*** Input data ***

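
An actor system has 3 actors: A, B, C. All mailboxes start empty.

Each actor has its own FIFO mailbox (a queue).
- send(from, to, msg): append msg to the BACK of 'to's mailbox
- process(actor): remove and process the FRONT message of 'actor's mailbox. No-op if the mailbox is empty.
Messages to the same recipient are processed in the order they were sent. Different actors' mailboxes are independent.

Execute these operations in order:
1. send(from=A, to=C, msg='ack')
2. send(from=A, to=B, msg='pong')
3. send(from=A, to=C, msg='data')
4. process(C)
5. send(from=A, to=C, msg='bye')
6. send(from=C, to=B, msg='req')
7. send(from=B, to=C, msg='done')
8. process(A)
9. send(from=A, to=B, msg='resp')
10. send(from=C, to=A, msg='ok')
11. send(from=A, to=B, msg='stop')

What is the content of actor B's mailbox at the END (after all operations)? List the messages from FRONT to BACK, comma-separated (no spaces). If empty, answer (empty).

After 1 (send(from=A, to=C, msg='ack')): A:[] B:[] C:[ack]
After 2 (send(from=A, to=B, msg='pong')): A:[] B:[pong] C:[ack]
After 3 (send(from=A, to=C, msg='data')): A:[] B:[pong] C:[ack,data]
After 4 (process(C)): A:[] B:[pong] C:[data]
After 5 (send(from=A, to=C, msg='bye')): A:[] B:[pong] C:[data,bye]
After 6 (send(from=C, to=B, msg='req')): A:[] B:[pong,req] C:[data,bye]
After 7 (send(from=B, to=C, msg='done')): A:[] B:[pong,req] C:[data,bye,done]
After 8 (process(A)): A:[] B:[pong,req] C:[data,bye,done]
After 9 (send(from=A, to=B, msg='resp')): A:[] B:[pong,req,resp] C:[data,bye,done]
After 10 (send(from=C, to=A, msg='ok')): A:[ok] B:[pong,req,resp] C:[data,bye,done]
After 11 (send(from=A, to=B, msg='stop')): A:[ok] B:[pong,req,resp,stop] C:[data,bye,done]

Answer: pong,req,resp,stop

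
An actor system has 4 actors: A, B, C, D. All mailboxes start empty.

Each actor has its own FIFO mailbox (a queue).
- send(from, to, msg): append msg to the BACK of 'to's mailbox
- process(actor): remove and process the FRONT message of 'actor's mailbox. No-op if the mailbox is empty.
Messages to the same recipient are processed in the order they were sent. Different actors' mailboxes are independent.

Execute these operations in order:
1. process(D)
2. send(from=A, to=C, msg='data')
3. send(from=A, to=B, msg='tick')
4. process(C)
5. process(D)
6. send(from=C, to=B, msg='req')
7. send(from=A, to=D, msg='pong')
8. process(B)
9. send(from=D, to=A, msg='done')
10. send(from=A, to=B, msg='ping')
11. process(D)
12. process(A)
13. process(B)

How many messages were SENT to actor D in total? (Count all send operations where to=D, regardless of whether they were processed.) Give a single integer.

After 1 (process(D)): A:[] B:[] C:[] D:[]
After 2 (send(from=A, to=C, msg='data')): A:[] B:[] C:[data] D:[]
After 3 (send(from=A, to=B, msg='tick')): A:[] B:[tick] C:[data] D:[]
After 4 (process(C)): A:[] B:[tick] C:[] D:[]
After 5 (process(D)): A:[] B:[tick] C:[] D:[]
After 6 (send(from=C, to=B, msg='req')): A:[] B:[tick,req] C:[] D:[]
After 7 (send(from=A, to=D, msg='pong')): A:[] B:[tick,req] C:[] D:[pong]
After 8 (process(B)): A:[] B:[req] C:[] D:[pong]
After 9 (send(from=D, to=A, msg='done')): A:[done] B:[req] C:[] D:[pong]
After 10 (send(from=A, to=B, msg='ping')): A:[done] B:[req,ping] C:[] D:[pong]
After 11 (process(D)): A:[done] B:[req,ping] C:[] D:[]
After 12 (process(A)): A:[] B:[req,ping] C:[] D:[]
After 13 (process(B)): A:[] B:[ping] C:[] D:[]

Answer: 1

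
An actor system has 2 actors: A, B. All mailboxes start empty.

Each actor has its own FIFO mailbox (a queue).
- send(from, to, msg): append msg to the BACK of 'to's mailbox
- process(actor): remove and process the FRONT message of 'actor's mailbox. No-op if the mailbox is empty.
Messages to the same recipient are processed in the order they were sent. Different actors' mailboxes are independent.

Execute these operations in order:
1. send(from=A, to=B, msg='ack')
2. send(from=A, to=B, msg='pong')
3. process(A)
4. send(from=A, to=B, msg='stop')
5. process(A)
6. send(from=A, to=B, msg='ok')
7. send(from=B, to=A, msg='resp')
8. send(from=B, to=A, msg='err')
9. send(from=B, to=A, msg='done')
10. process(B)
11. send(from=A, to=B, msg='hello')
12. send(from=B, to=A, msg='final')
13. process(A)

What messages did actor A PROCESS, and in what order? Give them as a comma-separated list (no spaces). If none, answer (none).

Answer: resp

Derivation:
After 1 (send(from=A, to=B, msg='ack')): A:[] B:[ack]
After 2 (send(from=A, to=B, msg='pong')): A:[] B:[ack,pong]
After 3 (process(A)): A:[] B:[ack,pong]
After 4 (send(from=A, to=B, msg='stop')): A:[] B:[ack,pong,stop]
After 5 (process(A)): A:[] B:[ack,pong,stop]
After 6 (send(from=A, to=B, msg='ok')): A:[] B:[ack,pong,stop,ok]
After 7 (send(from=B, to=A, msg='resp')): A:[resp] B:[ack,pong,stop,ok]
After 8 (send(from=B, to=A, msg='err')): A:[resp,err] B:[ack,pong,stop,ok]
After 9 (send(from=B, to=A, msg='done')): A:[resp,err,done] B:[ack,pong,stop,ok]
After 10 (process(B)): A:[resp,err,done] B:[pong,stop,ok]
After 11 (send(from=A, to=B, msg='hello')): A:[resp,err,done] B:[pong,stop,ok,hello]
After 12 (send(from=B, to=A, msg='final')): A:[resp,err,done,final] B:[pong,stop,ok,hello]
After 13 (process(A)): A:[err,done,final] B:[pong,stop,ok,hello]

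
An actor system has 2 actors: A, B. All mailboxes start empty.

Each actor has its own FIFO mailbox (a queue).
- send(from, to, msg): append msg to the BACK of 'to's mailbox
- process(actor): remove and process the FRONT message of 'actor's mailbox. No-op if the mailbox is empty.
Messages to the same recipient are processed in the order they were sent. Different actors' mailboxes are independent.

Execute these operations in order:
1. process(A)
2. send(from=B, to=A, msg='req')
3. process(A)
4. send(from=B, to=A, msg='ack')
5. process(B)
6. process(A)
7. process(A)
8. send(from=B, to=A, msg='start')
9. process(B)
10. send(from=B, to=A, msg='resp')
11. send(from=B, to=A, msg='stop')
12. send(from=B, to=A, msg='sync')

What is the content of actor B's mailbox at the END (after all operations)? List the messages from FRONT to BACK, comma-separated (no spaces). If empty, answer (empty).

After 1 (process(A)): A:[] B:[]
After 2 (send(from=B, to=A, msg='req')): A:[req] B:[]
After 3 (process(A)): A:[] B:[]
After 4 (send(from=B, to=A, msg='ack')): A:[ack] B:[]
After 5 (process(B)): A:[ack] B:[]
After 6 (process(A)): A:[] B:[]
After 7 (process(A)): A:[] B:[]
After 8 (send(from=B, to=A, msg='start')): A:[start] B:[]
After 9 (process(B)): A:[start] B:[]
After 10 (send(from=B, to=A, msg='resp')): A:[start,resp] B:[]
After 11 (send(from=B, to=A, msg='stop')): A:[start,resp,stop] B:[]
After 12 (send(from=B, to=A, msg='sync')): A:[start,resp,stop,sync] B:[]

Answer: (empty)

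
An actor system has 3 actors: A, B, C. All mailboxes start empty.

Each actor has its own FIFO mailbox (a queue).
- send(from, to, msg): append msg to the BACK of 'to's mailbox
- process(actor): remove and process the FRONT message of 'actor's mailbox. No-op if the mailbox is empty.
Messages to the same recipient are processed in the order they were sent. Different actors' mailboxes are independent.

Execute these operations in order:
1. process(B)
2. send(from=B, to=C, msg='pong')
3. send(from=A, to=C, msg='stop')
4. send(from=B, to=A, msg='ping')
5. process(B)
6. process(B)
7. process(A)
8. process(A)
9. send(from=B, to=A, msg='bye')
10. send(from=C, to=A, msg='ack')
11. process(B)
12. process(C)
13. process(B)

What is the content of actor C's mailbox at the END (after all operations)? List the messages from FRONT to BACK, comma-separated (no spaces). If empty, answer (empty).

Answer: stop

Derivation:
After 1 (process(B)): A:[] B:[] C:[]
After 2 (send(from=B, to=C, msg='pong')): A:[] B:[] C:[pong]
After 3 (send(from=A, to=C, msg='stop')): A:[] B:[] C:[pong,stop]
After 4 (send(from=B, to=A, msg='ping')): A:[ping] B:[] C:[pong,stop]
After 5 (process(B)): A:[ping] B:[] C:[pong,stop]
After 6 (process(B)): A:[ping] B:[] C:[pong,stop]
After 7 (process(A)): A:[] B:[] C:[pong,stop]
After 8 (process(A)): A:[] B:[] C:[pong,stop]
After 9 (send(from=B, to=A, msg='bye')): A:[bye] B:[] C:[pong,stop]
After 10 (send(from=C, to=A, msg='ack')): A:[bye,ack] B:[] C:[pong,stop]
After 11 (process(B)): A:[bye,ack] B:[] C:[pong,stop]
After 12 (process(C)): A:[bye,ack] B:[] C:[stop]
After 13 (process(B)): A:[bye,ack] B:[] C:[stop]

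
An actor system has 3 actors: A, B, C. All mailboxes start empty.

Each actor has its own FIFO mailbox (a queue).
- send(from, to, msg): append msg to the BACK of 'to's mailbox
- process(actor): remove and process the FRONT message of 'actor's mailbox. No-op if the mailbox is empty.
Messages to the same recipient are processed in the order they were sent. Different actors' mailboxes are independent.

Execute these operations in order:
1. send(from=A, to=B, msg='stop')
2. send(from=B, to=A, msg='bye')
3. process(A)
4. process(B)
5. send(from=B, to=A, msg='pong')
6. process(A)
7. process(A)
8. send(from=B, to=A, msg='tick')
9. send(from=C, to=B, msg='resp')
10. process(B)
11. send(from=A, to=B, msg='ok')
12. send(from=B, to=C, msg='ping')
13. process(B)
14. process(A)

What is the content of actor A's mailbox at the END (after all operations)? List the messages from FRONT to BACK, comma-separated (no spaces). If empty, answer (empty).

Answer: (empty)

Derivation:
After 1 (send(from=A, to=B, msg='stop')): A:[] B:[stop] C:[]
After 2 (send(from=B, to=A, msg='bye')): A:[bye] B:[stop] C:[]
After 3 (process(A)): A:[] B:[stop] C:[]
After 4 (process(B)): A:[] B:[] C:[]
After 5 (send(from=B, to=A, msg='pong')): A:[pong] B:[] C:[]
After 6 (process(A)): A:[] B:[] C:[]
After 7 (process(A)): A:[] B:[] C:[]
After 8 (send(from=B, to=A, msg='tick')): A:[tick] B:[] C:[]
After 9 (send(from=C, to=B, msg='resp')): A:[tick] B:[resp] C:[]
After 10 (process(B)): A:[tick] B:[] C:[]
After 11 (send(from=A, to=B, msg='ok')): A:[tick] B:[ok] C:[]
After 12 (send(from=B, to=C, msg='ping')): A:[tick] B:[ok] C:[ping]
After 13 (process(B)): A:[tick] B:[] C:[ping]
After 14 (process(A)): A:[] B:[] C:[ping]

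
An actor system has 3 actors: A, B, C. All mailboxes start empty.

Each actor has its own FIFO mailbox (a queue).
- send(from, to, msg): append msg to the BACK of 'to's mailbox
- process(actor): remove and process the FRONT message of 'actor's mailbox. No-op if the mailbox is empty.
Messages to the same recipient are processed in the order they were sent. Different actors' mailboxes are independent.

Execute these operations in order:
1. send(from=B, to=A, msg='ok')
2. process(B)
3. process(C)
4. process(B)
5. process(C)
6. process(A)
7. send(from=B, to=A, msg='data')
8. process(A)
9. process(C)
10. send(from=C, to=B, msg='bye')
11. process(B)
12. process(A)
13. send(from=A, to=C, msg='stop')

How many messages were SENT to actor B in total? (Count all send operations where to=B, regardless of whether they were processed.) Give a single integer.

Answer: 1

Derivation:
After 1 (send(from=B, to=A, msg='ok')): A:[ok] B:[] C:[]
After 2 (process(B)): A:[ok] B:[] C:[]
After 3 (process(C)): A:[ok] B:[] C:[]
After 4 (process(B)): A:[ok] B:[] C:[]
After 5 (process(C)): A:[ok] B:[] C:[]
After 6 (process(A)): A:[] B:[] C:[]
After 7 (send(from=B, to=A, msg='data')): A:[data] B:[] C:[]
After 8 (process(A)): A:[] B:[] C:[]
After 9 (process(C)): A:[] B:[] C:[]
After 10 (send(from=C, to=B, msg='bye')): A:[] B:[bye] C:[]
After 11 (process(B)): A:[] B:[] C:[]
After 12 (process(A)): A:[] B:[] C:[]
After 13 (send(from=A, to=C, msg='stop')): A:[] B:[] C:[stop]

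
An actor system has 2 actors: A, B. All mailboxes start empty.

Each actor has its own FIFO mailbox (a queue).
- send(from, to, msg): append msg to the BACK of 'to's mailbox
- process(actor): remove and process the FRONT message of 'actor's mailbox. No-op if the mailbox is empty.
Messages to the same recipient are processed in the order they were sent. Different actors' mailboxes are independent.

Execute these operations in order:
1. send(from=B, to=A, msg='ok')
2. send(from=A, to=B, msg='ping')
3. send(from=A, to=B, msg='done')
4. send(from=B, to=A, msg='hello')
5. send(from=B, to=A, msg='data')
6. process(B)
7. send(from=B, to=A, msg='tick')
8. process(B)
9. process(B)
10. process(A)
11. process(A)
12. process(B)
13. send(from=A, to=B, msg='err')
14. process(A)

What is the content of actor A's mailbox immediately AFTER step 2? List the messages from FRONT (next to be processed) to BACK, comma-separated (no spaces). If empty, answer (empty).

After 1 (send(from=B, to=A, msg='ok')): A:[ok] B:[]
After 2 (send(from=A, to=B, msg='ping')): A:[ok] B:[ping]

ok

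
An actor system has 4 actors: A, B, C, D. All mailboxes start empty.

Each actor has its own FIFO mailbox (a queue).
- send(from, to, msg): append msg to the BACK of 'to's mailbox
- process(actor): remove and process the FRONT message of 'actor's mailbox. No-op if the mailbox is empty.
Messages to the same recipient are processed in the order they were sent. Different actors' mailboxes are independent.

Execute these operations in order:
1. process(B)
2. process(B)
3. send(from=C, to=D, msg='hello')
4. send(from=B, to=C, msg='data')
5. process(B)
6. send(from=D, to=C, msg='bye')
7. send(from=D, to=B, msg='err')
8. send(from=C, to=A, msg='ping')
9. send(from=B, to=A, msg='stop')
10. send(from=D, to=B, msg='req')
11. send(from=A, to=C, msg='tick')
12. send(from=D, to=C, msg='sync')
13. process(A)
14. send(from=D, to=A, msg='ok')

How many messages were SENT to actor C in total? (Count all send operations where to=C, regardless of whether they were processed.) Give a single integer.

After 1 (process(B)): A:[] B:[] C:[] D:[]
After 2 (process(B)): A:[] B:[] C:[] D:[]
After 3 (send(from=C, to=D, msg='hello')): A:[] B:[] C:[] D:[hello]
After 4 (send(from=B, to=C, msg='data')): A:[] B:[] C:[data] D:[hello]
After 5 (process(B)): A:[] B:[] C:[data] D:[hello]
After 6 (send(from=D, to=C, msg='bye')): A:[] B:[] C:[data,bye] D:[hello]
After 7 (send(from=D, to=B, msg='err')): A:[] B:[err] C:[data,bye] D:[hello]
After 8 (send(from=C, to=A, msg='ping')): A:[ping] B:[err] C:[data,bye] D:[hello]
After 9 (send(from=B, to=A, msg='stop')): A:[ping,stop] B:[err] C:[data,bye] D:[hello]
After 10 (send(from=D, to=B, msg='req')): A:[ping,stop] B:[err,req] C:[data,bye] D:[hello]
After 11 (send(from=A, to=C, msg='tick')): A:[ping,stop] B:[err,req] C:[data,bye,tick] D:[hello]
After 12 (send(from=D, to=C, msg='sync')): A:[ping,stop] B:[err,req] C:[data,bye,tick,sync] D:[hello]
After 13 (process(A)): A:[stop] B:[err,req] C:[data,bye,tick,sync] D:[hello]
After 14 (send(from=D, to=A, msg='ok')): A:[stop,ok] B:[err,req] C:[data,bye,tick,sync] D:[hello]

Answer: 4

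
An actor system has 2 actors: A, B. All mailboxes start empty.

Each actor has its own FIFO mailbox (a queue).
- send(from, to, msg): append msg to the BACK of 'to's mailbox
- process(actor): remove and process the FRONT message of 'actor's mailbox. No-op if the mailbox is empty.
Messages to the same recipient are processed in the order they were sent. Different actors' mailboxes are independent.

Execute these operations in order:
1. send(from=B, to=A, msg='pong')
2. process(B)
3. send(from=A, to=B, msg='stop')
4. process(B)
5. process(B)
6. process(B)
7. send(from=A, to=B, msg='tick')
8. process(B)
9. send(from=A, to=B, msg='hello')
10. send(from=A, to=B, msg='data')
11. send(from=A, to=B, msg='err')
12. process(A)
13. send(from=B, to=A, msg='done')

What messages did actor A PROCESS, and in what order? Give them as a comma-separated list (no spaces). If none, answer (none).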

***

# Task item
Transcribe the records from their first line. Stop after the line with "11. send(from=A, to=B, msg='stop')", including it.

# Written answer
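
An actor system has 3 actors: A, B, C. All mailboxes start empty.

Each actor has its own FIFO mailbox (a queue).
- send(from, to, msg): append msg to the BACK of 'to's mailbox
- process(actor): remove and process the FRONT message of 'actor's mailbox. No-op if the mailbox is empty.
Messages to the same recipient are processed in the order they were sent. Different actors' mailboxes are independent.

Execute these operations in order:
1. send(from=A, to=C, msg='ack')
2. send(from=A, to=B, msg='pong')
3. send(from=A, to=C, msg='data')
4. process(C)
5. send(from=A, to=C, msg='bye')
6. send(from=C, to=B, msg='req')
7. send(from=B, to=C, msg='done')
8. process(A)
9. send(from=A, to=B, msg='resp')
10. send(from=C, to=A, msg='ok')
11. send(from=A, to=B, msg='stop')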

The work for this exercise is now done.